__YOUR TASK__
So that nothing is lost, transcribe each line of the records exactly.

Saved data entries
=======

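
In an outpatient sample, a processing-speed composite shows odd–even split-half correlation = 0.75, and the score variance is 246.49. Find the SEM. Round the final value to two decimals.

5.93

SD = √246.49 = 15.70000
Full-length reliability (Spearman-Brown) = 2(0.75)/(1+0.75) ≈ 0.85714
SEM = 15.70000 * √(1 − 0.85714) = 15.70000 * √0.14286 ≈ 15.70000 * 0.37796 ≈ 5.93404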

=======

__ANSWER__
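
In an outpatient sample, a processing-speed composite shows odd–even split-half correlation = 0.75, and the score variance is 246.49. Find the SEM. Round the final value to two decimals.

5.93

SD = √246.49 = 15.70000
Full-length reliability (Spearman-Brown) = 2(0.75)/(1+0.75) ≈ 0.85714
SEM = 15.70000 * √(1 − 0.85714) = 15.70000 * √0.14286 ≈ 15.70000 * 0.37796 ≈ 5.93404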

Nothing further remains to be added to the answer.